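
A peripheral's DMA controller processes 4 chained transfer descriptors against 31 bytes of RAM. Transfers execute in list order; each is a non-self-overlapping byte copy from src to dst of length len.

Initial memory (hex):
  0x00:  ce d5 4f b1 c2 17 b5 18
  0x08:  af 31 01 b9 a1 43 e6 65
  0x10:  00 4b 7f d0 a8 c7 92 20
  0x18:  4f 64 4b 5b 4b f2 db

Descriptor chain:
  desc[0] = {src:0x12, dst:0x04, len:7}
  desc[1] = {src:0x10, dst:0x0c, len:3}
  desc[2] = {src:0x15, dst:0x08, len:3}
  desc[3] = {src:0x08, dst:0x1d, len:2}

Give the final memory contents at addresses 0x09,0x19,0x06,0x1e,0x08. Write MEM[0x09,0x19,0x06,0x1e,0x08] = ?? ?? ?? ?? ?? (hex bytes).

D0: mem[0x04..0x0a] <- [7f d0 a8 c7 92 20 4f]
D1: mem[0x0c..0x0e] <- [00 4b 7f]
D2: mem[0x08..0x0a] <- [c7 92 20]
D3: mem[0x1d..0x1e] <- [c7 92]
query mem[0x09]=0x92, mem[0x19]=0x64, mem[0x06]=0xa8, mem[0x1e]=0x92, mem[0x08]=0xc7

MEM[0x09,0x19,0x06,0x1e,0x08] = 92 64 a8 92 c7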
==
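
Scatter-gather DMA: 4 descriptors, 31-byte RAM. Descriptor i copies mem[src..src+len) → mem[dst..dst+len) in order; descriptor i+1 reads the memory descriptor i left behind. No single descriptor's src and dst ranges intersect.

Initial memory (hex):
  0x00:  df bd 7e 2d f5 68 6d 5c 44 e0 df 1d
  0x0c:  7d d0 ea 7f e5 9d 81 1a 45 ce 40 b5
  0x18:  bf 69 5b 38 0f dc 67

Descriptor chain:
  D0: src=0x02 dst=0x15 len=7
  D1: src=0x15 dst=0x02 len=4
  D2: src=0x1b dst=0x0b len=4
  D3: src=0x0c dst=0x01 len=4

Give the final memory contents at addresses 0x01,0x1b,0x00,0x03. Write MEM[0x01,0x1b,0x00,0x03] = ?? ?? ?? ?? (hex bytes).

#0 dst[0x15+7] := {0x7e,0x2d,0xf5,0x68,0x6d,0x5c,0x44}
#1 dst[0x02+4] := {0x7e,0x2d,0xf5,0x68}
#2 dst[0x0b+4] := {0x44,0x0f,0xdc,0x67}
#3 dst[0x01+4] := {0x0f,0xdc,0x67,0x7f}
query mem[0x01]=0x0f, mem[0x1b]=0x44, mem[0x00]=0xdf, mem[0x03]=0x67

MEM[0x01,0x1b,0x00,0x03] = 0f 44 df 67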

### Task goal
Wherever the line holding "A peripheral's DMA" falls in the entries above, copy exactly from it through the line holding "4b 7f d0 a8 c7 92 20", inclusive, and add nothing.

### Answer for this exercise
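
A peripheral's DMA controller processes 4 chained transfer descriptors against 31 bytes of RAM. Transfers execute in list order; each is a non-self-overlapping byte copy from src to dst of length len.

Initial memory (hex):
  0x00:  ce d5 4f b1 c2 17 b5 18
  0x08:  af 31 01 b9 a1 43 e6 65
  0x10:  00 4b 7f d0 a8 c7 92 20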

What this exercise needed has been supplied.